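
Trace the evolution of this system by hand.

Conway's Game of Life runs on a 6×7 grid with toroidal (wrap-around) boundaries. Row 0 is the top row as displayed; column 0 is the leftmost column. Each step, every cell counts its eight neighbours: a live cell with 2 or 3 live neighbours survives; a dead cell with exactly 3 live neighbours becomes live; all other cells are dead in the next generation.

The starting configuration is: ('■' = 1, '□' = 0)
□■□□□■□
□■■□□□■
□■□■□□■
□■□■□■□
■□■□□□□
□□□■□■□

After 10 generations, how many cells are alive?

k=0  □■□□□■□
□■■□□□■
□■□■□□■
□■□■□■□
■□■□□□□
□□□■□■□
k=1  ■■□□■■■
□■□□□■■
□■□■■■■
□■□■■□■
□■■■□□■
□■■□■□■
k=2  □□□■■□□
□■□■□□□
□■□■□□□
□■□□□□■
□□□□□□■
□□□□■□□
k=3  □□■■■□□
□□□■□□□
□■□□□□□
□□■□□□□
■□□□□■□
□□□■■■□
k=4  □□■□□■□
□□□■■□□
□□■□□□□
□■□□□□□
□□□■□■■
□□■□□■■
k=5  □□■□□■■
□□■■■□□
□□■■□□□
□□■□□□□
■□■□■■■
□□■■□□□
k=6  □■□□□■□
□■□□■■□
□■□□■□□
□□■□■■■
□□■□■■■
■□■□□□□
k=7  ■■■□■■■
■■■□■■□
■■■□□□■
■■■□□□■
■□■□■□□
■□■■■□□
k=8  □□□□□□□
□□□□■□□
□□□□□□□
□□□□□■□
□□□□■■□
□□□□□□□
k=9  □□□□□□□
□□□□□□□
□□□□□□□
□□□□■■□
□□□□■■□
□□□□□□□
k=10  □□□□□□□
□□□□□□□
□□□□□□□
□□□□■■□
□□□□■■□
□□□□□□□

4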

## Required work
Every entry should be transcribed exactly, with nothing omitted.

## Exercise output
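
Trace the evolution of this system by hand.

Conway's Game of Life runs on a 6×7 grid with toroidal (wrap-around) boundaries. Row 0 is the top row as displayed; column 0 is the leftmost column. Each step, every cell counts its eight neighbours: a live cell with 2 or 3 live neighbours survives; a dead cell with exactly 3 live neighbours becomes live; all other cells are dead in the next generation.

The starting configuration is: ('■' = 1, '□' = 0)
□■□□□■□
□■■□□□■
□■□■□□■
□■□■□■□
■□■□□□□
□□□■□■□

After 10 generations, how many cells are alive?

k=0  □■□□□■□
□■■□□□■
□■□■□□■
□■□■□■□
■□■□□□□
□□□■□■□
k=1  ■■□□■■■
□■□□□■■
□■□■■■■
□■□■■□■
□■■■□□■
□■■□■□■
k=2  □□□■■□□
□■□■□□□
□■□■□□□
□■□□□□■
□□□□□□■
□□□□■□□
k=3  □□■■■□□
□□□■□□□
□■□□□□□
□□■□□□□
■□□□□■□
□□□■■■□
k=4  □□■□□■□
□□□■■□□
□□■□□□□
□■□□□□□
□□□■□■■
□□■□□■■
k=5  □□■□□■■
□□■■■□□
□□■■□□□
□□■□□□□
■□■□■■■
□□■■□□□
k=6  □■□□□■□
□■□□■■□
□■□□■□□
□□■□■■■
□□■□■■■
■□■□□□□
k=7  ■■■□■■■
■■■□■■□
■■■□□□■
■■■□□□■
■□■□■□□
■□■■■□□
k=8  □□□□□□□
□□□□■□□
□□□□□□□
□□□□□■□
□□□□■■□
□□□□□□□
k=9  □□□□□□□
□□□□□□□
□□□□□□□
□□□□■■□
□□□□■■□
□□□□□□□
k=10  □□□□□□□
□□□□□□□
□□□□□□□
□□□□■■□
□□□□■■□
□□□□□□□

4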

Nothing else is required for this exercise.